Your task » Copy each line of the following material exactly.

Data for the task »
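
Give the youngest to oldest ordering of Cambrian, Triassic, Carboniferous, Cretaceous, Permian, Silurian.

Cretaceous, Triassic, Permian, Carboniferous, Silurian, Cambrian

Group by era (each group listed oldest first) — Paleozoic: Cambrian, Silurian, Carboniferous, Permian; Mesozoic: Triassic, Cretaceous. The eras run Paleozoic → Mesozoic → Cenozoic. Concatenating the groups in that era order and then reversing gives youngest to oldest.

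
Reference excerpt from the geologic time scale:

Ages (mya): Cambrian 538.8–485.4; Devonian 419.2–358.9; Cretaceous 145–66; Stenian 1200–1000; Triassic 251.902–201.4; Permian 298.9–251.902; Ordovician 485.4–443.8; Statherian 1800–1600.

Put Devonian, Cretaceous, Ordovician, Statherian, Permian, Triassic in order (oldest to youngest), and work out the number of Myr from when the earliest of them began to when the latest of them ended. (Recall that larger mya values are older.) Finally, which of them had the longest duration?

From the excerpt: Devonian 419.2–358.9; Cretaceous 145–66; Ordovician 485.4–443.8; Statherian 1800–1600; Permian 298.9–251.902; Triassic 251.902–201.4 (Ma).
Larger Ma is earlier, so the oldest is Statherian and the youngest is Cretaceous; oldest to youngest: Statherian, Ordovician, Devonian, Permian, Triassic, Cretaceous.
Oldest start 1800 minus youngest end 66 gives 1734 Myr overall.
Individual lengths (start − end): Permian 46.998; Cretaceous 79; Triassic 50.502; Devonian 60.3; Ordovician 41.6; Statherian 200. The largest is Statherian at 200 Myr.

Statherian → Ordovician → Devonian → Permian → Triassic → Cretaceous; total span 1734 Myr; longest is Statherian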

Your response »
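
Give the youngest to oldest ordering of Cambrian, Triassic, Carboniferous, Cretaceous, Permian, Silurian.

Cretaceous, Triassic, Permian, Carboniferous, Silurian, Cambrian

Group by era (each group listed oldest first) — Paleozoic: Cambrian, Silurian, Carboniferous, Permian; Mesozoic: Triassic, Cretaceous. The eras run Paleozoic → Mesozoic → Cenozoic. Concatenating the groups in that era order and then reversing gives youngest to oldest.

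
Reference excerpt from the geologic time scale:

Ages (mya): Cambrian 538.8–485.4; Devonian 419.2–358.9; Cretaceous 145–66; Stenian 1200–1000; Triassic 251.902–201.4; Permian 298.9–251.902; Ordovician 485.4–443.8; Statherian 1800–1600.

Put Devonian, Cretaceous, Ordovician, Statherian, Permian, Triassic in order (oldest to youngest), and work out the number of Myr from when the earliest of them began to when the latest of them ended. (Recall that larger mya values are older.) Finally, which of them had the longest duration?

From the excerpt: Devonian 419.2–358.9; Cretaceous 145–66; Ordovician 485.4–443.8; Statherian 1800–1600; Permian 298.9–251.902; Triassic 251.902–201.4 (Ma).
Larger Ma is earlier, so the oldest is Statherian and the youngest is Cretaceous; oldest to youngest: Statherian, Ordovician, Devonian, Permian, Triassic, Cretaceous.
Oldest start 1800 minus youngest end 66 gives 1734 Myr overall.
Individual lengths (start − end): Permian 46.998; Cretaceous 79; Triassic 50.502; Devonian 60.3; Ordovician 41.6; Statherian 200. The largest is Statherian at 200 Myr.

Statherian → Ordovician → Devonian → Permian → Triassic → Cretaceous; total span 1734 Myr; longest is Statherian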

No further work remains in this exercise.